Data extracted from a collection
++++++++++++++++++++

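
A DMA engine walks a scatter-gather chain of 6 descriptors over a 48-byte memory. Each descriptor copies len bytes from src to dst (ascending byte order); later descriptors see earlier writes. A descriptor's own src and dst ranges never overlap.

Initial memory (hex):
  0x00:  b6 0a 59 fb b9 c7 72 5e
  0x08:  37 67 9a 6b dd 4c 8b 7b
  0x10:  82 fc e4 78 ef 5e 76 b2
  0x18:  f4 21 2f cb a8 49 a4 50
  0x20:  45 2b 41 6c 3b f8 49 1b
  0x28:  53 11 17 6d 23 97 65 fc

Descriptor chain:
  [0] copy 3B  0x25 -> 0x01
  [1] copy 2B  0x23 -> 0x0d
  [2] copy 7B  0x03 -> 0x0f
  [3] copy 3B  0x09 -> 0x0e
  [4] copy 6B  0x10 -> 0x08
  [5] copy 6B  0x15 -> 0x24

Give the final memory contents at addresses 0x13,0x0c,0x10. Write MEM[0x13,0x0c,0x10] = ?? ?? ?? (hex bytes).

[0] 0x25->0x01 len=3 : f8 49 1b
[1] 0x23->0x0d len=2 : 6c 3b
[2] 0x03->0x0f len=7 : 1b b9 c7 72 5e 37 67
[3] 0x09->0x0e len=3 : 67 9a 6b
[4] 0x10->0x08 len=6 : 6b c7 72 5e 37 67
[5] 0x15->0x24 len=6 : 67 76 b2 f4 21 2f
query mem[0x13]=0x5e, mem[0x0c]=0x37, mem[0x10]=0x6b

MEM[0x13,0x0c,0x10] = 5e 37 6b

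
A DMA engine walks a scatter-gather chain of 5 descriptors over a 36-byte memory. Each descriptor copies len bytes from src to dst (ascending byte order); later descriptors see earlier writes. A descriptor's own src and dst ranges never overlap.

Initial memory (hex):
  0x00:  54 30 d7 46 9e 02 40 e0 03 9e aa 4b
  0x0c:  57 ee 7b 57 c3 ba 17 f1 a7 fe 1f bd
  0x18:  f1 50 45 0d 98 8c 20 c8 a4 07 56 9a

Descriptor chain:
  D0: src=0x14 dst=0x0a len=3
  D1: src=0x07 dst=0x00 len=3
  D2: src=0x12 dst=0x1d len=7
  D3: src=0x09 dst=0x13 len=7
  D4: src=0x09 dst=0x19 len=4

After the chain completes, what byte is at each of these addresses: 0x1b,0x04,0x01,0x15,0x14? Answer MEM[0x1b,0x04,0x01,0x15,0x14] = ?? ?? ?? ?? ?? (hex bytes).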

++++++++++++++++++++

=== Task to complete ===
Every line that holds the word "copy" should be copied from the records above.

=== Answer section ===
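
  [0] copy 3B  0x25 -> 0x01
  [1] copy 2B  0x23 -> 0x0d
  [2] copy 7B  0x03 -> 0x0f
  [3] copy 3B  0x09 -> 0x0e
  [4] copy 6B  0x10 -> 0x08
  [5] copy 6B  0x15 -> 0x24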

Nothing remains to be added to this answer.